§ To do
Give again, word for word, every line in the entries below from the line with "Level 10-11, Category Moderate: 27" up to and including the line with "Level 12-13, Category Moderate: 40", and no other line.

[Stored data entries]
-------------------------
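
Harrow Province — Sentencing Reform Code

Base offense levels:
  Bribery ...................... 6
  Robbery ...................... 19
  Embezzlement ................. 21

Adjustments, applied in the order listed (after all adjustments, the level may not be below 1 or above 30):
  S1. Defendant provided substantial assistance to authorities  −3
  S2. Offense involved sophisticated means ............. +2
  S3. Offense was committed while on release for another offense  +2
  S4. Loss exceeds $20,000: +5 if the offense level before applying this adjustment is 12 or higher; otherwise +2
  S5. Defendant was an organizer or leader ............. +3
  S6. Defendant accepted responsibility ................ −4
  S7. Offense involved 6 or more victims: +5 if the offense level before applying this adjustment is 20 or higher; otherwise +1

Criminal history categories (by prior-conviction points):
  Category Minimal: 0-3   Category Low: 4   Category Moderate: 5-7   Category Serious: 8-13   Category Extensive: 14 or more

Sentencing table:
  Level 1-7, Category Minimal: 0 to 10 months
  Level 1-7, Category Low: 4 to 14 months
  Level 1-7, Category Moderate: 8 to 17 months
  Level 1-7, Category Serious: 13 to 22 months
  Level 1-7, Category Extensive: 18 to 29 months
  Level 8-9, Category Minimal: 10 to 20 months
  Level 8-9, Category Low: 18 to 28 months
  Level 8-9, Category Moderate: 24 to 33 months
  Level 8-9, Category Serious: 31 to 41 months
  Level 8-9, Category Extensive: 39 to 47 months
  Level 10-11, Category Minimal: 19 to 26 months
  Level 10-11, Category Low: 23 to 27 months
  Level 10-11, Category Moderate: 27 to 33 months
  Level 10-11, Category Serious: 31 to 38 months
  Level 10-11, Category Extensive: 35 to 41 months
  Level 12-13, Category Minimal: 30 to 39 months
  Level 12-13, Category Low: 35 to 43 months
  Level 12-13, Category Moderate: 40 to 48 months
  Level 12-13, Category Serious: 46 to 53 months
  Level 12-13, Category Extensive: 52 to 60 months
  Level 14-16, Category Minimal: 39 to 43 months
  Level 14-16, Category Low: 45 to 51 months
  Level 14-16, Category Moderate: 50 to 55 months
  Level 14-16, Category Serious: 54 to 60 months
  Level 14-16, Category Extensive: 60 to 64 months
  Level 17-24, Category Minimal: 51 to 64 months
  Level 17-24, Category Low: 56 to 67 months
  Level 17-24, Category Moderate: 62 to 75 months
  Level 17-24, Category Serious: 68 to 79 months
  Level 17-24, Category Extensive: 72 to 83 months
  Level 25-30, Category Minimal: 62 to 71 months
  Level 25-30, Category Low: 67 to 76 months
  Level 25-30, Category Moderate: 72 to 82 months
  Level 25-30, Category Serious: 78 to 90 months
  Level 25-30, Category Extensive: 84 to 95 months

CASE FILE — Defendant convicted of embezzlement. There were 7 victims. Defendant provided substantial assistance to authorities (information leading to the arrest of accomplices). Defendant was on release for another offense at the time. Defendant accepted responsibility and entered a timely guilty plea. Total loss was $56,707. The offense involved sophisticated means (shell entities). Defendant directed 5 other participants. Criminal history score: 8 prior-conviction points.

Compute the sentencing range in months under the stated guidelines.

Base offense level for embezzlement: 21.
S1 applies: 21 − 3 = 18.
S2 applies: 18 + 2 = 20.
S3 applies: 20 + 2 = 22.
S4 applies (level before this adjustment is 22 ≥ 12, so +5): 22 + 5 = 27.
S5 applies: 27 + 3 = 30.
S6 applies: 30 − 4 = 26.
S7 applies (level before this adjustment is 26 ≥ 20, so +5): 26 + 5 = 31.
Level 31 exceeds the maximum of 30; capped at 30.
Final offense level: 30.
Criminal history: 8 prior points → Category Serious (8-13).
Level 30 falls in the 25-30 band.
Grid: Level 25-30 × Category Serious = 78-90 months.

78-90 months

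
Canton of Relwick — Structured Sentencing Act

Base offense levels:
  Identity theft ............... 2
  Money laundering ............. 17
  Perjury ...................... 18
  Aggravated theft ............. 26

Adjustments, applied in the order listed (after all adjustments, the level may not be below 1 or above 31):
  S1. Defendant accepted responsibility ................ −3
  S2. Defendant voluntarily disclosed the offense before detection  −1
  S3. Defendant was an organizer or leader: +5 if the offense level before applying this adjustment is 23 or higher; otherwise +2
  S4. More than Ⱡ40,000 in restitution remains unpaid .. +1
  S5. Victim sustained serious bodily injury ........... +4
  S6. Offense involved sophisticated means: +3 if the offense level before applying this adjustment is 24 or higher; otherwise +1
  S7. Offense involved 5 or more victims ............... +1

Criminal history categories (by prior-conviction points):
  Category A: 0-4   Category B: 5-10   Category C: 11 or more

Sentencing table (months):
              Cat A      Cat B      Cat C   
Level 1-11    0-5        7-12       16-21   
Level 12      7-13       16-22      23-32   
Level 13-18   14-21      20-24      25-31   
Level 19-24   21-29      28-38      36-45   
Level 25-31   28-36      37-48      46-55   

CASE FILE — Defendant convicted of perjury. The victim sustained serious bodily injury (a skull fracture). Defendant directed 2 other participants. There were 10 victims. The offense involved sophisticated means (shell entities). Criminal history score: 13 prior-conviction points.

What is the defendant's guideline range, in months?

46-55 months

Base offense level for perjury: 18.
S3 applies (level before this adjustment is 18 < 23, so +2): 18 + 2 = 20.
S5 applies: 20 + 4 = 24.
S6 applies (level before this adjustment is 24 ≥ 24, so +3): 24 + 3 = 27.
S7 applies: 27 + 1 = 28.
Final offense level: 28.
Criminal history: 13 prior points → Category C (11+).
Level 28 falls in the 25-31 band.
Grid: Level 25-31 × Category C = 46-55 months.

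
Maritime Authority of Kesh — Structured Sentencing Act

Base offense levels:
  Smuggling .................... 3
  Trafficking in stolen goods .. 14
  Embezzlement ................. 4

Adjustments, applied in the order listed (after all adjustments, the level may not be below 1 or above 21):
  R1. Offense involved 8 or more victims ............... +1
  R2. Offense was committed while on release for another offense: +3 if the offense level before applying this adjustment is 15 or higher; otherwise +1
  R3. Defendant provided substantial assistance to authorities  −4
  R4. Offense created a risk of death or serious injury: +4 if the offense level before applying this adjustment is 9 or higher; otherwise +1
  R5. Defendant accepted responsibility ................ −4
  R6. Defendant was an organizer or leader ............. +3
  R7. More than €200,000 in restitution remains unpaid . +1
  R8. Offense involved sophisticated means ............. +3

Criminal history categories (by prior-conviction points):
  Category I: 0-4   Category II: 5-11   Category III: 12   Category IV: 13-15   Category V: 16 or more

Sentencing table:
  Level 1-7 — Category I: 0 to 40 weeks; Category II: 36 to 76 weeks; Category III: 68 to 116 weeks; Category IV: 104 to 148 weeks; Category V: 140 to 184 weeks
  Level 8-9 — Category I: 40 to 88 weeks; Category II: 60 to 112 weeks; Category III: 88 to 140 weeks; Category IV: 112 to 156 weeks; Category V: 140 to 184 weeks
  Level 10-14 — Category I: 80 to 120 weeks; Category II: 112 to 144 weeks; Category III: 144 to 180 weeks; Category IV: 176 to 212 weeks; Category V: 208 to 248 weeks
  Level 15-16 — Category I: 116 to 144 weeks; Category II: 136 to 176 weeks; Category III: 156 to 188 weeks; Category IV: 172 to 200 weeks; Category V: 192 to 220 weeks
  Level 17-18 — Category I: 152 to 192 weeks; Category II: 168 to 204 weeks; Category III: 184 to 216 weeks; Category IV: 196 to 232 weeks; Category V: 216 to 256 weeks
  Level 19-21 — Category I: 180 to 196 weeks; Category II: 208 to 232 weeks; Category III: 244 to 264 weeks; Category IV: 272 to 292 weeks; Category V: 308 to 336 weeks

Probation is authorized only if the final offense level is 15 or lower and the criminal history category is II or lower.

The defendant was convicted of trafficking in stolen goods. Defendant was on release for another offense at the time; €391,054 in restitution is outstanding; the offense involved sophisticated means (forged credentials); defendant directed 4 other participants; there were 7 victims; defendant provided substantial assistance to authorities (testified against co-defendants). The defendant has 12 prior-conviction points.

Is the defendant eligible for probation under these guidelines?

No

Base offense level for trafficking in stolen goods: 14.
R1 does not apply.
R2 applies (level before this adjustment is 14 < 15, so +1): 14 + 1 = 15.
R3 applies: 15 − 4 = 11.
R5 does not apply.
R6 applies: 11 + 3 = 14.
R7 applies: 14 + 1 = 15.
R8 applies: 15 + 3 = 18.
Final offense level: 18.
Criminal history: 12 prior points → Category III (12).
Level 18 falls in the 17-18 band.
Grid: Level 17-18 × Category III = 184-216 weeks.
Probation check: level 18 > 15 and category III > II → not eligible.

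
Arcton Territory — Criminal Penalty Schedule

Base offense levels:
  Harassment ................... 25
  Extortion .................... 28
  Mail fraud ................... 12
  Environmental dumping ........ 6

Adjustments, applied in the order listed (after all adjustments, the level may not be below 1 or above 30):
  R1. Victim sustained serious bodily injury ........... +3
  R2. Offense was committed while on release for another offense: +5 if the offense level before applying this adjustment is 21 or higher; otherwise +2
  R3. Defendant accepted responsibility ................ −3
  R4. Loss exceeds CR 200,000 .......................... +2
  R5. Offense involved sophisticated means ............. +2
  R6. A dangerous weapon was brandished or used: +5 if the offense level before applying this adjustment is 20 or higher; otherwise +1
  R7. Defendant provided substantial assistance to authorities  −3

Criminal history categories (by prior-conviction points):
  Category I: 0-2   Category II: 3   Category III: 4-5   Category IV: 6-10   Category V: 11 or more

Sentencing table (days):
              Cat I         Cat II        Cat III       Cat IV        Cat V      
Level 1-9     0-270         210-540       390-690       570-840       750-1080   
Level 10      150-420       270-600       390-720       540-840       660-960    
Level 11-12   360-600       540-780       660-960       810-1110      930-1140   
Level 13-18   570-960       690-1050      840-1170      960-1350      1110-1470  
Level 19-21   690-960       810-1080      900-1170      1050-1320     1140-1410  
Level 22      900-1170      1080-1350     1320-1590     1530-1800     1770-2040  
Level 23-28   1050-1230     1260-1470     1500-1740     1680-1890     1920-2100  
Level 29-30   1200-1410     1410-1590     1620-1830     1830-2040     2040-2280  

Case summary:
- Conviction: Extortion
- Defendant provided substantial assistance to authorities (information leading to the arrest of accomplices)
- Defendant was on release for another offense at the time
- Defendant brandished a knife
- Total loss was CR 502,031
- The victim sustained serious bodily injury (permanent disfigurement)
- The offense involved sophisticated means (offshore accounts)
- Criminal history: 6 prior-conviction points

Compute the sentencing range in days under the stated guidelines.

Base offense level for extortion: 28.
R1 applies: 28 + 3 = 31.
R2 applies (level before this adjustment is 31 ≥ 21, so +5): 31 + 5 = 36.
R3 does not apply.
R4 applies: 36 + 2 = 38.
R5 applies: 38 + 2 = 40.
R6 applies (level before this adjustment is 40 ≥ 20, so +5): 40 + 5 = 45.
R7 applies: 45 − 3 = 42.
Level 42 exceeds the maximum of 30; capped at 30.
Final offense level: 30.
Criminal history: 6 prior points → Category IV (6-10).
Level 30 falls in the 29-30 band.
Grid: Level 29-30 × Category IV = 1830-2040 days.

1830-2040 days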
-------------------------
§ Answer for the task
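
  Level 10-11, Category Moderate: 27 to 33 months
  Level 10-11, Category Serious: 31 to 38 months
  Level 10-11, Category Extensive: 35 to 41 months
  Level 12-13, Category Minimal: 30 to 39 months
  Level 12-13, Category Low: 35 to 43 months
  Level 12-13, Category Moderate: 40 to 48 months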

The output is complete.